- [TASK TO CARRY OUT]
Reproduce exactly the lines from the one containing "A 97800 g object" through the last line of the data, both ends included.

- [AVAILABLE DATA]
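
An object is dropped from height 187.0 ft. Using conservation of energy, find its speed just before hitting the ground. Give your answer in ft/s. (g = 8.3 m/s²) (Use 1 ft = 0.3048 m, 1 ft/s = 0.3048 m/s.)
Convert to SI: h = 56.9976 m
mgh = ½mv² ⇒ v = √(2gh) = √(2·8.3·56.9976) = 30.7597 m/s = 100.9 ft/s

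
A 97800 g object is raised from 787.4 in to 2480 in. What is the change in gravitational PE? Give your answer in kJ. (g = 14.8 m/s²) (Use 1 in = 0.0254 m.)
Convert to SI: m = 97.8 kg, Δh = 42.992 m
ΔPE = mgΔh = (97.8)(14.8)(42.992) = 62228.4 J = 62.23 kJ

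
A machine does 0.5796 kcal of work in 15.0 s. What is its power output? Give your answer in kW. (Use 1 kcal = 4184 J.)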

- [ANSWER AREA]
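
A 97800 g object is raised from 787.4 in to 2480 in. What is the change in gravitational PE? Give your answer in kJ. (g = 14.8 m/s²) (Use 1 in = 0.0254 m.)
Convert to SI: m = 97.8 kg, Δh = 42.992 m
ΔPE = mgΔh = (97.8)(14.8)(42.992) = 62228.4 J = 62.23 kJ

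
A machine does 0.5796 kcal of work in 15.0 s. What is its power output? Give your answer in kW. (Use 1 kcal = 4184 J.)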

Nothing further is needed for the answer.